(Collected data)
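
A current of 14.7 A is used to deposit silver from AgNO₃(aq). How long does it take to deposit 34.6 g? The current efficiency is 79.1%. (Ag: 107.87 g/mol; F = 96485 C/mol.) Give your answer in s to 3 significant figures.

2660 s

n(Ag) = 34.6 / 107.87 = 0.3208 mol
Ag⁺ + e⁻ → Ag, so n(e⁻) = 0.3208 mol
Q = 0.3208 × 96485 / 0.791 = 39130 C
t = Q / I = 39130 / 14.7 = 2662 s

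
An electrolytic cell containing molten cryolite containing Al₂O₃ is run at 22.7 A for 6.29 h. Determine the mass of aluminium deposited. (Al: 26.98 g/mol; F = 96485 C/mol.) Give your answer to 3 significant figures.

Charge passed = 22.7 × 22644 = 5.140×10^5 C
n(e⁻) = 5.140×10^5 / 96485 = 5.327 mol
Al³⁺ + 3e⁻ → Al, so n(Al) = 5.327 / 3 = 1.776 mol
m = 1.776 × 26.98 = 47.9 g

47.9 g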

• _Problem requirements_: Every entry must be output again, exactly as written above.

• _Response_:
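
A current of 14.7 A is used to deposit silver from AgNO₃(aq). How long does it take to deposit 34.6 g? The current efficiency is 79.1%. (Ag: 107.87 g/mol; F = 96485 C/mol.) Give your answer in s to 3 significant figures.

2660 s

n(Ag) = 34.6 / 107.87 = 0.3208 mol
Ag⁺ + e⁻ → Ag, so n(e⁻) = 0.3208 mol
Q = 0.3208 × 96485 / 0.791 = 39130 C
t = Q / I = 39130 / 14.7 = 2662 s

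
An electrolytic cell containing molten cryolite containing Al₂O₃ is run at 22.7 A for 6.29 h. Determine the mass of aluminium deposited. (Al: 26.98 g/mol; F = 96485 C/mol.) Give your answer to 3 significant figures.

Charge passed = 22.7 × 22644 = 5.140×10^5 C
n(e⁻) = 5.140×10^5 / 96485 = 5.327 mol
Al³⁺ + 3e⁻ → Al, so n(Al) = 5.327 / 3 = 1.776 mol
m = 1.776 × 26.98 = 47.9 g

47.9 g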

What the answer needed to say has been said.